Exercise goal
Since only part of the material below is wanted, output exactly the lines from the one with "wenn t = 2?" up to and including the one with "Bei t = 0 hat".
== Recorded data
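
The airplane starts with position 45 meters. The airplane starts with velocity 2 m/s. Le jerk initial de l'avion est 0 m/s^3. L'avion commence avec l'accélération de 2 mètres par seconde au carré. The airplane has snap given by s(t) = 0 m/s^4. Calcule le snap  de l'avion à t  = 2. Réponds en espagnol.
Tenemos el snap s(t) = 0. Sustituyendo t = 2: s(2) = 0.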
====
== Recorded data
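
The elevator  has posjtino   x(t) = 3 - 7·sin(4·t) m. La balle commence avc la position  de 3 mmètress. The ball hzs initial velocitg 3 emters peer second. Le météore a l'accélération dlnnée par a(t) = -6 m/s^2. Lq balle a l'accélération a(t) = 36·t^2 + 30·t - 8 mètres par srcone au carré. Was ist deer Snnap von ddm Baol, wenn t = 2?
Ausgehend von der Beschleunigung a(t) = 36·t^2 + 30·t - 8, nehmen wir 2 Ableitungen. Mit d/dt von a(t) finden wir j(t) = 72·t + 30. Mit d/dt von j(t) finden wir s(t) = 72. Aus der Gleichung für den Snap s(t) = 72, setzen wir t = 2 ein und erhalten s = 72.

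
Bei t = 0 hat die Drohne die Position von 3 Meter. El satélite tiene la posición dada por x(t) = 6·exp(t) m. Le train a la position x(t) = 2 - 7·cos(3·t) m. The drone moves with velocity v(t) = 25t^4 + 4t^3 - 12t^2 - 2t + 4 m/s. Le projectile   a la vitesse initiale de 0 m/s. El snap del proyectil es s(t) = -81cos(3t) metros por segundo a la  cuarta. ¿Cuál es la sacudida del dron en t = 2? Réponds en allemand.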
====
Reply to the task
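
The elevator  has posjtino   x(t) = 3 - 7·sin(4·t) m. La balle commence avc la position  de 3 mmètress. The ball hzs initial velocitg 3 emters peer second. Le météore a l'accélération dlnnée par a(t) = -6 m/s^2. Lq balle a l'accélération a(t) = 36·t^2 + 30·t - 8 mètres par srcone au carré. Was ist deer Snnap von ddm Baol, wenn t = 2?
Ausgehend von der Beschleunigung a(t) = 36·t^2 + 30·t - 8, nehmen wir 2 Ableitungen. Mit d/dt von a(t) finden wir j(t) = 72·t + 30. Mit d/dt von j(t) finden wir s(t) = 72. Aus der Gleichung für den Snap s(t) = 72, setzen wir t = 2 ein und erhalten s = 72.

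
Bei t = 0 hat die Drohne die Position von 3 Meter. El satélite tiene la posición dada por x(t) = 6·exp(t) m. Le train a la position x(t) = 2 - 7·cos(3·t) m. The drone moves with velocity v(t) = 25t^4 + 4t^3 - 12t^2 - 2t + 4 m/s. Le projectile   a la vitesse initiale de 0 m/s. El snap del proyectil es s(t) = -81cos(3t) metros por segundo a la  cuarta. ¿Cuál es la sacudida del dron en t = 2? Réponds en allemand.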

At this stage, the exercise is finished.